[Stored items]
=======
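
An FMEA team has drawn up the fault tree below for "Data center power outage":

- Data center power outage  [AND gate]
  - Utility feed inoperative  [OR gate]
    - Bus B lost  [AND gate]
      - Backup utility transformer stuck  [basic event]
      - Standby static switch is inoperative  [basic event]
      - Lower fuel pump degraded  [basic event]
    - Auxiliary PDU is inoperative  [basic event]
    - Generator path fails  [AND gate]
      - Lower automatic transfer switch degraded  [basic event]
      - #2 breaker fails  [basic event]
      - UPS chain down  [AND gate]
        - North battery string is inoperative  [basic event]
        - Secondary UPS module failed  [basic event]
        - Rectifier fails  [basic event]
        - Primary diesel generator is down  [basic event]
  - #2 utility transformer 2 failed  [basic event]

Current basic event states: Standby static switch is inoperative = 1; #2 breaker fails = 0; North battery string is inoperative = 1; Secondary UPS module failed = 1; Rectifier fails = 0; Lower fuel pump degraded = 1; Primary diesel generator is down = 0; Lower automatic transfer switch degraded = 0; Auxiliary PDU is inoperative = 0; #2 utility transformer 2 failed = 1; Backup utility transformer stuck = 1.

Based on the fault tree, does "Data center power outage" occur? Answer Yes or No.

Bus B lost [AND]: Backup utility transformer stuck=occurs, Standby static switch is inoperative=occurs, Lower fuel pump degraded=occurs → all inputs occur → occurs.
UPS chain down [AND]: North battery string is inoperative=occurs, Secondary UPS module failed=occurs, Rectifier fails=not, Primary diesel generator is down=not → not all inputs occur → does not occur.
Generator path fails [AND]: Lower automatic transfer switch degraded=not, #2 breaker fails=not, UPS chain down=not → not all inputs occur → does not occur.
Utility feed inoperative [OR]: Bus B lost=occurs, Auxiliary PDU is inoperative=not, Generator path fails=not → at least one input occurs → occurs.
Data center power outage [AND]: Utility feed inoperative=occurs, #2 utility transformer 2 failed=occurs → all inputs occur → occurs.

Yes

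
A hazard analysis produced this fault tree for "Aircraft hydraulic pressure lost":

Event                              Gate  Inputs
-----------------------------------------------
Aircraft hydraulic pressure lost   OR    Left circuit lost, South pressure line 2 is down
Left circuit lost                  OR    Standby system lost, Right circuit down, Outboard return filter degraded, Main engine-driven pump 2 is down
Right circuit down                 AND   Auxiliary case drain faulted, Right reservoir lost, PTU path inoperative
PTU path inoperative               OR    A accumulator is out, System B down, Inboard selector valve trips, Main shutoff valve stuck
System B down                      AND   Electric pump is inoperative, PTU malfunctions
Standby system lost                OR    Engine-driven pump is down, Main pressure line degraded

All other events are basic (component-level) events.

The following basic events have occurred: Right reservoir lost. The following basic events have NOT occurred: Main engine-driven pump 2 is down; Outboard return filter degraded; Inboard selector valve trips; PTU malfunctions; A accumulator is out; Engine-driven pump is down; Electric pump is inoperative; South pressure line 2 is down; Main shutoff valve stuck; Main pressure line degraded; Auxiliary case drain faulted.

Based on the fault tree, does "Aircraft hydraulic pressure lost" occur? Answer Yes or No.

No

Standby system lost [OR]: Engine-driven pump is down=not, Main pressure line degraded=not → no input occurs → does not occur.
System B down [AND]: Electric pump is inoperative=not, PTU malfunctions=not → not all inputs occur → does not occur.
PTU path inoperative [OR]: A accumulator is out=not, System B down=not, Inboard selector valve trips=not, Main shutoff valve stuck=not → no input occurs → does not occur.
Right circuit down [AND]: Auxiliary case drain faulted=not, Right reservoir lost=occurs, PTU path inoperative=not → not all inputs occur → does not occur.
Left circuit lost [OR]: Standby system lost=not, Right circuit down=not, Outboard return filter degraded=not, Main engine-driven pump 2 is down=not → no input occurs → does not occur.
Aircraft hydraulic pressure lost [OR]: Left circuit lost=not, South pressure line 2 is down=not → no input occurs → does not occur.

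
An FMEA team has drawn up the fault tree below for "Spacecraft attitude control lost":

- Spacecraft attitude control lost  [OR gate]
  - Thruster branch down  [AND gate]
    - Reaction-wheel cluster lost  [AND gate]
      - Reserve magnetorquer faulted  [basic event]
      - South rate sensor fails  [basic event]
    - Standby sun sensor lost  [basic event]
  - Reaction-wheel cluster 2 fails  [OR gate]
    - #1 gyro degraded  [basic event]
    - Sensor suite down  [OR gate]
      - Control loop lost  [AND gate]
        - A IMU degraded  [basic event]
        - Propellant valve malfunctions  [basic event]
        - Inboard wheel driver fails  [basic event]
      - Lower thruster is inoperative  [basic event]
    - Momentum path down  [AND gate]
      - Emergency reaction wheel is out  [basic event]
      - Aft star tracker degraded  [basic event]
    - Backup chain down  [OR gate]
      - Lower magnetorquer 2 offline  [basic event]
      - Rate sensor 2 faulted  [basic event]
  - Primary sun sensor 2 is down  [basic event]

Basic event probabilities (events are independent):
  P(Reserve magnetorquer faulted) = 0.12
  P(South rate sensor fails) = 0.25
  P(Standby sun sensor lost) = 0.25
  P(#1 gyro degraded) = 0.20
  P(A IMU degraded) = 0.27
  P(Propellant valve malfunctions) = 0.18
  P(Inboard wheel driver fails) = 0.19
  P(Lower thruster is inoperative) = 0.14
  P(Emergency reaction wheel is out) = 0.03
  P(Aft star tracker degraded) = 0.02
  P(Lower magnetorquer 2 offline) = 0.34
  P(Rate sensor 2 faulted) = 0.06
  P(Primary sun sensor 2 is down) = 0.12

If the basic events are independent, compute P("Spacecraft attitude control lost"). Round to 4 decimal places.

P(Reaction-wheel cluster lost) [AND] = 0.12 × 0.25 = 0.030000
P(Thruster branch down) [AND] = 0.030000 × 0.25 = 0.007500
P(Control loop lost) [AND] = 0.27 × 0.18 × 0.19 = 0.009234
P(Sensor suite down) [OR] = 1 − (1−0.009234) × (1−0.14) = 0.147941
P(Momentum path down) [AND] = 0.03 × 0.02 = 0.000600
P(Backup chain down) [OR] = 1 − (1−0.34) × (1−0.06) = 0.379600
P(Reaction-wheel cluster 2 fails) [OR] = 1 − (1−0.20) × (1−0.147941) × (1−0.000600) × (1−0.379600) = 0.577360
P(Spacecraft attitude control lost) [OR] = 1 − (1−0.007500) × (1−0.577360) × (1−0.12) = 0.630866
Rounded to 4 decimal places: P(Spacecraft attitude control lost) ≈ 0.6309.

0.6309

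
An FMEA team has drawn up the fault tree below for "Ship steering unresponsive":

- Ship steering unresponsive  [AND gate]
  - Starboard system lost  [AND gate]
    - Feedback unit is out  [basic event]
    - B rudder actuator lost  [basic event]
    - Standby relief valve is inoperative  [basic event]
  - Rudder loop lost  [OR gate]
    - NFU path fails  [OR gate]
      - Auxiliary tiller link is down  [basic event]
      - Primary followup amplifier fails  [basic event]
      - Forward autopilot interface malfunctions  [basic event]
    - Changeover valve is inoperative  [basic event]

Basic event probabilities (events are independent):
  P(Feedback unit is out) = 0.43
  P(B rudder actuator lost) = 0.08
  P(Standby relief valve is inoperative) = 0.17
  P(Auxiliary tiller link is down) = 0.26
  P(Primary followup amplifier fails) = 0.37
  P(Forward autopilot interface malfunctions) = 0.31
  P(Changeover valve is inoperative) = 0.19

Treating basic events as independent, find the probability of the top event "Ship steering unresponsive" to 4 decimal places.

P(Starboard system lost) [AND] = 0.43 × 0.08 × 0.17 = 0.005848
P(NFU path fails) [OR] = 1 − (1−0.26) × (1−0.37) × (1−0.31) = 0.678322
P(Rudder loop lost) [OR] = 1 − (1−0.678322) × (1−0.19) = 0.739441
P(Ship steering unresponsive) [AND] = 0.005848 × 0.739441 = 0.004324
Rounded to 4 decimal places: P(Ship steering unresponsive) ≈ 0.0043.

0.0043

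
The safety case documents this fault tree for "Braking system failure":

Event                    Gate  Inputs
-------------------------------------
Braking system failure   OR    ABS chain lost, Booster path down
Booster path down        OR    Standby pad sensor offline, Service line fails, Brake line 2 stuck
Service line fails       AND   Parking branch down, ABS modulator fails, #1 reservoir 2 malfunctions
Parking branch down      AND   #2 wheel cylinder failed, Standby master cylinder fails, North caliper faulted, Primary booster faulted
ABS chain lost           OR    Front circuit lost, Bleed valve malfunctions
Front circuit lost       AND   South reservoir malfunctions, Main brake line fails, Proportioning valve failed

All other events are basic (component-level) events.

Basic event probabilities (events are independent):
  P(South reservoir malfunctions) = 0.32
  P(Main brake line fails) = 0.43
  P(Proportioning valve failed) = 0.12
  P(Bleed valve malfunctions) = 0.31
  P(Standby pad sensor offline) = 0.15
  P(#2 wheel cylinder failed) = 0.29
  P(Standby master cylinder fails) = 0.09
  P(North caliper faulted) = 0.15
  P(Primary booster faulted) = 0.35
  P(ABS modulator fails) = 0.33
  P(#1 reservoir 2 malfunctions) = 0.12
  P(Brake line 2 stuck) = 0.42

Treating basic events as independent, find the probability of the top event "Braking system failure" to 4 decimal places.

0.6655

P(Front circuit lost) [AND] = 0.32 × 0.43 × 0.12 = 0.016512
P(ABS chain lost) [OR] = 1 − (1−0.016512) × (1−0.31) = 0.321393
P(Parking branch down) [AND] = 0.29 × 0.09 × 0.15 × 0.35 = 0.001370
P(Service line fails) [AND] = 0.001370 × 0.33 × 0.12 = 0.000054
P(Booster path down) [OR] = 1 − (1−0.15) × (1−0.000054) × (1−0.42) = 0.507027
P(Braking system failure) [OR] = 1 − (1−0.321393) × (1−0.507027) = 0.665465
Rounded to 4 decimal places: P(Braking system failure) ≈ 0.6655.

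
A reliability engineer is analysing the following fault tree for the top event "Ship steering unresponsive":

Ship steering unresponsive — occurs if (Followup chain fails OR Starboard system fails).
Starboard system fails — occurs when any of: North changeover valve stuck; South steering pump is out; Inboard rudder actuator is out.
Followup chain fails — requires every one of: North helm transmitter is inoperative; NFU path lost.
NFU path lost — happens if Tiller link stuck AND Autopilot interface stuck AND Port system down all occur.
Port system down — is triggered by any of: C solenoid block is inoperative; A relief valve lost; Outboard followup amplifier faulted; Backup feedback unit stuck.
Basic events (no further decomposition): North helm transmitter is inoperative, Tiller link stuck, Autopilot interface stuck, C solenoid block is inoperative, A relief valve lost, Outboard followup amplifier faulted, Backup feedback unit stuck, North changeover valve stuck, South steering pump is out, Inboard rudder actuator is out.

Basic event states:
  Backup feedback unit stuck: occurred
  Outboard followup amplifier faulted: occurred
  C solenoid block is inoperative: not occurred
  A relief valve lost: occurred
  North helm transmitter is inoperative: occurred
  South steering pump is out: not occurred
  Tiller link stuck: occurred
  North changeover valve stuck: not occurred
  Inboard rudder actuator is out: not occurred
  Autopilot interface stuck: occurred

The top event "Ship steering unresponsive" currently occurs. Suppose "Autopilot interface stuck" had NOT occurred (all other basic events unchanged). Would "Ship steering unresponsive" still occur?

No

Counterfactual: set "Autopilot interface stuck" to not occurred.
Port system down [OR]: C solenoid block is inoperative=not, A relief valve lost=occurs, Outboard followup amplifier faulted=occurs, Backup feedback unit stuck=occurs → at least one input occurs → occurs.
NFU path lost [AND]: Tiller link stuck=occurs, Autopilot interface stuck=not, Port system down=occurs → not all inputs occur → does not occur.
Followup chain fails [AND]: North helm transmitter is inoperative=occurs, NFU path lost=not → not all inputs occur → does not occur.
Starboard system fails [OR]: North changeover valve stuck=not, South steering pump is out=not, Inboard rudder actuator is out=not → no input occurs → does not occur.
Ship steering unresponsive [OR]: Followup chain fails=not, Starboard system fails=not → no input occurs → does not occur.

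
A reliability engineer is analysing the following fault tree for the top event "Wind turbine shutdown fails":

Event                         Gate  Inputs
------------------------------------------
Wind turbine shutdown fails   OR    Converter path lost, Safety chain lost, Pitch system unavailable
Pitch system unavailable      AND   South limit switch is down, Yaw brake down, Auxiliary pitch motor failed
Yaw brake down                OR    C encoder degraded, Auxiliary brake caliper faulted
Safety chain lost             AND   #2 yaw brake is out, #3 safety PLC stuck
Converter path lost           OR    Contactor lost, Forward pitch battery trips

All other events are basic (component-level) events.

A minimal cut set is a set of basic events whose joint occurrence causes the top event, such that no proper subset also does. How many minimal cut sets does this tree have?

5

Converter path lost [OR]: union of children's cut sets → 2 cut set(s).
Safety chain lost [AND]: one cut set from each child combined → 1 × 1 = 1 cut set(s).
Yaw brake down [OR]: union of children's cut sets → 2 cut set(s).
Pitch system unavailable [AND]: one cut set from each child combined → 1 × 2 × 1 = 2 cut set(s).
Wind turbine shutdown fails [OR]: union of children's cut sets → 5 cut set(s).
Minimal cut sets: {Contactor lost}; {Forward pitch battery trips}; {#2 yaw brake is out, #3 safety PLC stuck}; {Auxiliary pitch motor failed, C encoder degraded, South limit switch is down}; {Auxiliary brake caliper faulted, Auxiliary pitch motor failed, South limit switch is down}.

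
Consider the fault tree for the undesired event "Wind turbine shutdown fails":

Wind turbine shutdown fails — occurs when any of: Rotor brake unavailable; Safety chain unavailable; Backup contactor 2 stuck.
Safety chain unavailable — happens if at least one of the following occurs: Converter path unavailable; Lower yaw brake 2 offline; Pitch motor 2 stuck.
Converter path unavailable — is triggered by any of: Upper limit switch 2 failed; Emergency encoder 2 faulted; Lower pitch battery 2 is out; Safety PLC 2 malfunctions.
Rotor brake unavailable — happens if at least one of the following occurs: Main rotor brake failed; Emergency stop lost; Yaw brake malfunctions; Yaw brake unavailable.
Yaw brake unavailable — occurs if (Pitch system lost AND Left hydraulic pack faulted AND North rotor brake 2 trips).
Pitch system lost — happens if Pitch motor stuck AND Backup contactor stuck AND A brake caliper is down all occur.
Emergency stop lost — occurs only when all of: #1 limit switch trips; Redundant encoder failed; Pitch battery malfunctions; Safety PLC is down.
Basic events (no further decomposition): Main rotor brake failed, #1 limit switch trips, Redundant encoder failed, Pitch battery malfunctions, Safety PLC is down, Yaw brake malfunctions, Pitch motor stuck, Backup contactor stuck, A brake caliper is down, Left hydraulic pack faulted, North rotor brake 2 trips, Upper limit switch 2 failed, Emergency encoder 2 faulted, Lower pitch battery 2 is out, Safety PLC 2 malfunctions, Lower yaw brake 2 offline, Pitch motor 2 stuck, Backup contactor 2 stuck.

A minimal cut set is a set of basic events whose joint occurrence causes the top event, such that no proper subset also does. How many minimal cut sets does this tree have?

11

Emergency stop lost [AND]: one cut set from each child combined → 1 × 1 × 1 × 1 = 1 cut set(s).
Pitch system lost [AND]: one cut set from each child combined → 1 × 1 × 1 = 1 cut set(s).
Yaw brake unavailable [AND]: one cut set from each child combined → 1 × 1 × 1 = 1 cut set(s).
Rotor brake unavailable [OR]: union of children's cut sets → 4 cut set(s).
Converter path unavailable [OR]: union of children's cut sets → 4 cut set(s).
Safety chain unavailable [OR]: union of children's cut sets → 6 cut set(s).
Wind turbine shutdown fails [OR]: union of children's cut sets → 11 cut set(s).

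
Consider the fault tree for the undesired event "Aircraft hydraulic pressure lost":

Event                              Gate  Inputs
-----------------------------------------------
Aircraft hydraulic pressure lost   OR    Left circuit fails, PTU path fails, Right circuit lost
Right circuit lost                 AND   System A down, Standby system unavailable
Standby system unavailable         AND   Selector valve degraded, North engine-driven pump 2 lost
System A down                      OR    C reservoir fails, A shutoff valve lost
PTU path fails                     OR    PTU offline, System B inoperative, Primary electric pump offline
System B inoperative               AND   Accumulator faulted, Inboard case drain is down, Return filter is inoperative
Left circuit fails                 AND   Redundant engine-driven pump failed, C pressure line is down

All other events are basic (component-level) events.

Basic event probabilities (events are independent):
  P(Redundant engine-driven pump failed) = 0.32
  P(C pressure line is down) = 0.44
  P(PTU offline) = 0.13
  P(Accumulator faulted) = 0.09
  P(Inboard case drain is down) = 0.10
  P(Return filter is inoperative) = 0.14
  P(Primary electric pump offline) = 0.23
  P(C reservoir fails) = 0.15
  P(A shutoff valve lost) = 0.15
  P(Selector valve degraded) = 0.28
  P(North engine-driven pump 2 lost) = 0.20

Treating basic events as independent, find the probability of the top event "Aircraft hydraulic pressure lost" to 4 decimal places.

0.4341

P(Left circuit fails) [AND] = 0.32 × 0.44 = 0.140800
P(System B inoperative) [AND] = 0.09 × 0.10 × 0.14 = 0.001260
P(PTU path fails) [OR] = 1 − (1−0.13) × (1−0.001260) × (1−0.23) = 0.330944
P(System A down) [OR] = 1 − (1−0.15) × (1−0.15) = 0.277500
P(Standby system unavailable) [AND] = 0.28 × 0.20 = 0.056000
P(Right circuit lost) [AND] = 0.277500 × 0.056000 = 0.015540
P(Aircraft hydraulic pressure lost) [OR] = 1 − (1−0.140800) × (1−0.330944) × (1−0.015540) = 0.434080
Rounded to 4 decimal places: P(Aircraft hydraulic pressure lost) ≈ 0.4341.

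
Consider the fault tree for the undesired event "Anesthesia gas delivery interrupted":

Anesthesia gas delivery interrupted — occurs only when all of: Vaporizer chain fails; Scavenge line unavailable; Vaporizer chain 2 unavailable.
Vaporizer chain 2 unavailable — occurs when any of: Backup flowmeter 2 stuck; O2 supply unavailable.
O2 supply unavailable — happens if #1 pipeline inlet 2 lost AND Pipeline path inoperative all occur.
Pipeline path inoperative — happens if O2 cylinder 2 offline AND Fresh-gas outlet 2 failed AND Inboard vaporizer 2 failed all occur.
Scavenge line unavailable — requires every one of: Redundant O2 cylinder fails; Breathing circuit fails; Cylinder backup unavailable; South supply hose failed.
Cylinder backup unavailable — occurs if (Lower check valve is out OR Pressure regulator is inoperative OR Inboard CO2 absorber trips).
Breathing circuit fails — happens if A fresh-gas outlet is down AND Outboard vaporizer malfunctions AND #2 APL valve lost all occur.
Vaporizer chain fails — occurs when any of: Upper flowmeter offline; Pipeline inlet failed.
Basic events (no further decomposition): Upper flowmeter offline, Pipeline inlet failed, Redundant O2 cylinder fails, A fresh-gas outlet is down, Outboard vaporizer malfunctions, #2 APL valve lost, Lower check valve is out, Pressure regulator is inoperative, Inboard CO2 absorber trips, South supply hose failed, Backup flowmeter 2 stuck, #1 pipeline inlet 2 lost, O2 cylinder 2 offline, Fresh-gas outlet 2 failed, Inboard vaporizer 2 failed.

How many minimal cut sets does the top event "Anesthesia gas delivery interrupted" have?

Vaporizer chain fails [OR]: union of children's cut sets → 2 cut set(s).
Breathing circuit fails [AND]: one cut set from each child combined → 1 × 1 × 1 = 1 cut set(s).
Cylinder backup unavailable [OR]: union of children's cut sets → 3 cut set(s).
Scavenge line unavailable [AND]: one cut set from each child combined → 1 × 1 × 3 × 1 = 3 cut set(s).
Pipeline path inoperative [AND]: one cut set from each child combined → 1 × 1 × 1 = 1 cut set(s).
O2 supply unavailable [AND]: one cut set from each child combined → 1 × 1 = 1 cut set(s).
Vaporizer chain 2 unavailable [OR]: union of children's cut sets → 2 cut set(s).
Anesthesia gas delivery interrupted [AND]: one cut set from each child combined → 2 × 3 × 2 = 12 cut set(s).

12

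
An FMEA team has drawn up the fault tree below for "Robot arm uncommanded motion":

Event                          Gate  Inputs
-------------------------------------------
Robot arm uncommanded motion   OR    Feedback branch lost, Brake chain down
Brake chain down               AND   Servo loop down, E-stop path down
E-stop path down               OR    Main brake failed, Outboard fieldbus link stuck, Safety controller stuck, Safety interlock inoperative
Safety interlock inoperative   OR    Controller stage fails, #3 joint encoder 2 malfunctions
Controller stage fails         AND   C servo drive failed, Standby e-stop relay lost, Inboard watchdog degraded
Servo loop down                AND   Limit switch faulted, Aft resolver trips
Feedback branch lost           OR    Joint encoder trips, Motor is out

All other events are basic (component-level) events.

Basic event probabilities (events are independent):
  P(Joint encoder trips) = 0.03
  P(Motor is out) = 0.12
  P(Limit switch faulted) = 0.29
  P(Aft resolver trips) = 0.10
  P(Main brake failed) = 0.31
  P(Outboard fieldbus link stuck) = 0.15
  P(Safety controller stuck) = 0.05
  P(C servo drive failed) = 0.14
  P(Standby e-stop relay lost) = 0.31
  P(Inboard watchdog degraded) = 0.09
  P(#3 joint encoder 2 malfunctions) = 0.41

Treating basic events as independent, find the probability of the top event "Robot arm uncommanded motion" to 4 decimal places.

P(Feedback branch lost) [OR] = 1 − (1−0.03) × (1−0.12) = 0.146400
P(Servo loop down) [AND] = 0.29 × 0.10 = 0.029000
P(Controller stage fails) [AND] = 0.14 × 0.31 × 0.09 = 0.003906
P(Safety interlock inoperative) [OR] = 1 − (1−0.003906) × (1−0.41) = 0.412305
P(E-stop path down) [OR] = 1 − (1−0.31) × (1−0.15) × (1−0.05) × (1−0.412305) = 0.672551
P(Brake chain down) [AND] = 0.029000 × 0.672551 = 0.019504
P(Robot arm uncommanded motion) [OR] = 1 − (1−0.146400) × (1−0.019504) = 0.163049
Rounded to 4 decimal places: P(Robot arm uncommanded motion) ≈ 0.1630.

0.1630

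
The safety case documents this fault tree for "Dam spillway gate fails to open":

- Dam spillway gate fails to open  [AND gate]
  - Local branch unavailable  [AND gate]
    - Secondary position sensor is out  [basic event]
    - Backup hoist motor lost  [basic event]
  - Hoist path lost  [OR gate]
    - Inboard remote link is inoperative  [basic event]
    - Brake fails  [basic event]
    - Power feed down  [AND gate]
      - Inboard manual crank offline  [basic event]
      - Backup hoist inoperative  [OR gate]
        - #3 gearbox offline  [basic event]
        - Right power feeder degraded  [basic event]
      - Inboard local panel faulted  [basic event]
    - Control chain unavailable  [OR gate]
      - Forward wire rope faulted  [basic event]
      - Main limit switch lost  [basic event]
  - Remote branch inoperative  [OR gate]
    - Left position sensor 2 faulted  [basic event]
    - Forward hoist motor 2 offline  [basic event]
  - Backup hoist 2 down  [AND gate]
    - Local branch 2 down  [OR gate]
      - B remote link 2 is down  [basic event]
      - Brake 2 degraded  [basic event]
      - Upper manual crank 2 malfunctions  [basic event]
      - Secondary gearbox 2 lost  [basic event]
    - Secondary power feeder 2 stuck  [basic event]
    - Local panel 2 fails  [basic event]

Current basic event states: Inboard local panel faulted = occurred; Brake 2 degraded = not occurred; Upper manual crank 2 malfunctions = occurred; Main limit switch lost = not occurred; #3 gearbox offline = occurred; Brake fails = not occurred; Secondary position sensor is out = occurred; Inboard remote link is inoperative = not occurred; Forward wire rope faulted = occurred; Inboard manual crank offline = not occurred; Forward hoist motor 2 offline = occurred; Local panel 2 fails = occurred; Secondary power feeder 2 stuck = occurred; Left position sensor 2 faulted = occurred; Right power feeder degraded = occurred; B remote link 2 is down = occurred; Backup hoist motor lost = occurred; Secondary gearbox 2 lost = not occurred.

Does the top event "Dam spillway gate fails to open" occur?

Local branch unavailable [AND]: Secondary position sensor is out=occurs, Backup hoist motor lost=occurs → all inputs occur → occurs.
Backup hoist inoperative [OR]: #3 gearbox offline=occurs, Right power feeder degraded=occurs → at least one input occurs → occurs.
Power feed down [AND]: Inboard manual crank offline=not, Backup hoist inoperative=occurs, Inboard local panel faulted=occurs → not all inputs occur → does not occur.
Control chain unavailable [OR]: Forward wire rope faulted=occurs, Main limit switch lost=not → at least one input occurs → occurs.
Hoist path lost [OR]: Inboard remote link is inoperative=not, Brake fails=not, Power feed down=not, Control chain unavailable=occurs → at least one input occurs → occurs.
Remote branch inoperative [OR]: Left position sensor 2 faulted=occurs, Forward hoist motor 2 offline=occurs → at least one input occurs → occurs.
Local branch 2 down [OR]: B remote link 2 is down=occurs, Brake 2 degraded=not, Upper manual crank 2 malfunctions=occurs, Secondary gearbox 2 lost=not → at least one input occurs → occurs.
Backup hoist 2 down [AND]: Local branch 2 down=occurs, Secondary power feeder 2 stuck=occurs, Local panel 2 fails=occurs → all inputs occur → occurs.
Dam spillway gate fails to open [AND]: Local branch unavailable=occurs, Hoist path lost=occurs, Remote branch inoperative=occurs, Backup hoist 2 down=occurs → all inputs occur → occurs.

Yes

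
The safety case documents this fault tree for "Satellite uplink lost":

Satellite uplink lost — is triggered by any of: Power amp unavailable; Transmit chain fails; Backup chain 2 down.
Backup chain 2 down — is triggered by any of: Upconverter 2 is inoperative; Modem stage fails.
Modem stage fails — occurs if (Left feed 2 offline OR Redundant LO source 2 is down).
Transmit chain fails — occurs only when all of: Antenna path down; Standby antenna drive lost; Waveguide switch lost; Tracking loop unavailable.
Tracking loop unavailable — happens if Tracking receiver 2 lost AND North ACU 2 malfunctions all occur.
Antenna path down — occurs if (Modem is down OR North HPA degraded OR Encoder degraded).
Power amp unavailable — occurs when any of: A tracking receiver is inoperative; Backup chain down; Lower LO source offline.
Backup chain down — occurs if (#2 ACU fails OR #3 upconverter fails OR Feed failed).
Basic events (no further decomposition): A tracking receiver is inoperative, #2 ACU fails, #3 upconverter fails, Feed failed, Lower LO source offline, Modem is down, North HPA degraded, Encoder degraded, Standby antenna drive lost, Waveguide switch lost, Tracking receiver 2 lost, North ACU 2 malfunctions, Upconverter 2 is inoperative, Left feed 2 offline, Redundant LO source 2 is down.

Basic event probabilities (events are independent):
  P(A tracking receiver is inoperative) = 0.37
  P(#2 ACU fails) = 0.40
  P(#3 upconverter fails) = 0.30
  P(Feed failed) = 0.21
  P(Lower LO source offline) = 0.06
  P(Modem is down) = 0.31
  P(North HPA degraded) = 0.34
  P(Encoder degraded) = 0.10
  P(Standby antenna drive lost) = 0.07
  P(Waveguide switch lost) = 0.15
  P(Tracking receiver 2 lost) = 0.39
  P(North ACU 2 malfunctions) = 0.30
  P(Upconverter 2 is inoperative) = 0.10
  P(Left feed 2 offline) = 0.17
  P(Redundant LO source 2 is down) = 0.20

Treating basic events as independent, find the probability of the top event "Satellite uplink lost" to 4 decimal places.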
=======
- [Task description] Among the records above, a stretch begins at the line containing "stuck, Safety interlock inoperative" and ends at the line containing "lost, Inboard watchdog degraded". Restate that stretch word for word, and nothing else.

- [Solved problem]
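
E-stop path down               OR    Main brake failed, Outboard fieldbus link stuck, Safety controller stuck, Safety interlock inoperative
Safety interlock inoperative   OR    Controller stage fails, #3 joint encoder 2 malfunctions
Controller stage fails         AND   C servo drive failed, Standby e-stop relay lost, Inboard watchdog degraded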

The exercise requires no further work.